Data provided:
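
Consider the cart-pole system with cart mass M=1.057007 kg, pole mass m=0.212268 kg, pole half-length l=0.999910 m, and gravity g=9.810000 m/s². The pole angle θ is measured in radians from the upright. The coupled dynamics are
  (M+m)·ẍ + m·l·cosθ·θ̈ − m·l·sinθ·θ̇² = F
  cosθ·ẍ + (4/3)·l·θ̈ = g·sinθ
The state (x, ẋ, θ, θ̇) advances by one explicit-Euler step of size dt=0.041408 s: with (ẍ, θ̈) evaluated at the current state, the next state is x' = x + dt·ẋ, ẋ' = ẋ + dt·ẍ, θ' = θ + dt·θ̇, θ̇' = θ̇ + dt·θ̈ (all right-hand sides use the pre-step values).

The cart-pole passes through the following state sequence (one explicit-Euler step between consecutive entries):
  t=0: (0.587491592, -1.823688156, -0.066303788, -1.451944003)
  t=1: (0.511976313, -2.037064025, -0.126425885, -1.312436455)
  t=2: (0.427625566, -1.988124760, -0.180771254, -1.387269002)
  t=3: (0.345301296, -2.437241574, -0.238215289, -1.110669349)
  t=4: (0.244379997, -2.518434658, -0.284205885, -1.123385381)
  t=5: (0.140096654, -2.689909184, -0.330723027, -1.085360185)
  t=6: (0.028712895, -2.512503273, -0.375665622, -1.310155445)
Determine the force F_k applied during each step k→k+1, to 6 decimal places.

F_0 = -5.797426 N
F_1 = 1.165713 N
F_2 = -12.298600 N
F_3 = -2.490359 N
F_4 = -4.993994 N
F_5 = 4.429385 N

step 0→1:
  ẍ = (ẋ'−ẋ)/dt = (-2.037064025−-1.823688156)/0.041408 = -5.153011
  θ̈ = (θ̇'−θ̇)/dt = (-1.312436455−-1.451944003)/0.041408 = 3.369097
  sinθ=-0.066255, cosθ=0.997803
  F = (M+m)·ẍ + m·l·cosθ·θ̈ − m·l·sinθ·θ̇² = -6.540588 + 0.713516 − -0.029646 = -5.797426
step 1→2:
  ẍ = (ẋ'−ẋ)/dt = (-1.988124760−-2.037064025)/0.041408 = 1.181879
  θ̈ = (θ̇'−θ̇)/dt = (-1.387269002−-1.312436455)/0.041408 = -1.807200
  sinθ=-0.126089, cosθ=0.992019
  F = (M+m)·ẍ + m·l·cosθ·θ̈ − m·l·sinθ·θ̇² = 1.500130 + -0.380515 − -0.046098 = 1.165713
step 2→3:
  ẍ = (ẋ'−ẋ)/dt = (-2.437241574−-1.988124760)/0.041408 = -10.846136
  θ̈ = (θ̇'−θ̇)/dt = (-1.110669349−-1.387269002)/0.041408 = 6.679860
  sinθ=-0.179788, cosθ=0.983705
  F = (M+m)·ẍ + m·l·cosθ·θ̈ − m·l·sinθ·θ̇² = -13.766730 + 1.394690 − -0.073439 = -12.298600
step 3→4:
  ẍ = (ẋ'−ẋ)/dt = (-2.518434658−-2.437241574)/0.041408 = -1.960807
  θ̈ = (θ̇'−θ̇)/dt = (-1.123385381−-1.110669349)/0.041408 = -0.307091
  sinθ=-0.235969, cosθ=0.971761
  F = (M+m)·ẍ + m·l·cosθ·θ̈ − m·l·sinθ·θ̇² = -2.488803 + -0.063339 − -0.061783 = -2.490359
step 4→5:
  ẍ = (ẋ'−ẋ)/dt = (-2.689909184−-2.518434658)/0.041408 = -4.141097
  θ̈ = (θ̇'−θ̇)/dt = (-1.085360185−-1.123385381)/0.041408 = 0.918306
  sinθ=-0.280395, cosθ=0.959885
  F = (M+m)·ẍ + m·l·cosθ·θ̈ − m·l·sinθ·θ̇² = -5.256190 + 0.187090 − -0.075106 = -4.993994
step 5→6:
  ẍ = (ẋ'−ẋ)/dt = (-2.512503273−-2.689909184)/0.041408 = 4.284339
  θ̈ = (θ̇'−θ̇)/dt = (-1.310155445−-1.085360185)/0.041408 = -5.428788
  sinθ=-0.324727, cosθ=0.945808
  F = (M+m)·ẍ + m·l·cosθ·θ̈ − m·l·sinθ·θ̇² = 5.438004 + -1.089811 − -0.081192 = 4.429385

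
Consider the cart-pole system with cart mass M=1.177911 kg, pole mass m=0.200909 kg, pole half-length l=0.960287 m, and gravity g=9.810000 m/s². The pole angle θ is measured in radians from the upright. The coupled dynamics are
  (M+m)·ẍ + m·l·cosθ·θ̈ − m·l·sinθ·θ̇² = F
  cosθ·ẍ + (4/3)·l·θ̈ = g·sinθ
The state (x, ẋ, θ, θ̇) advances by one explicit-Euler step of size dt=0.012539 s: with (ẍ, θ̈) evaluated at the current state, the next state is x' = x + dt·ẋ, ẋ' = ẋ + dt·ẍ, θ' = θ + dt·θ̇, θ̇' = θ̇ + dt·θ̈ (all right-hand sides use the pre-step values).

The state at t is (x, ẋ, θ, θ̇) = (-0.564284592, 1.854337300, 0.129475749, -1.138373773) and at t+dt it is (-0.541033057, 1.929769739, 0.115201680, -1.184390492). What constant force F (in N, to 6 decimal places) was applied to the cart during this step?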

Work required: Each line of the entries above that contains "coupled" must be copied into the answer.

Written answer:
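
Consider the cart-pole system with cart mass M=1.057007 kg, pole mass m=0.212268 kg, pole half-length l=0.999910 m, and gravity g=9.810000 m/s². The pole angle θ is measured in radians from the upright. The coupled dynamics are
Consider the cart-pole system with cart mass M=1.177911 kg, pole mass m=0.200909 kg, pole half-length l=0.960287 m, and gravity g=9.810000 m/s². The pole angle θ is measured in radians from the upright. The coupled dynamics are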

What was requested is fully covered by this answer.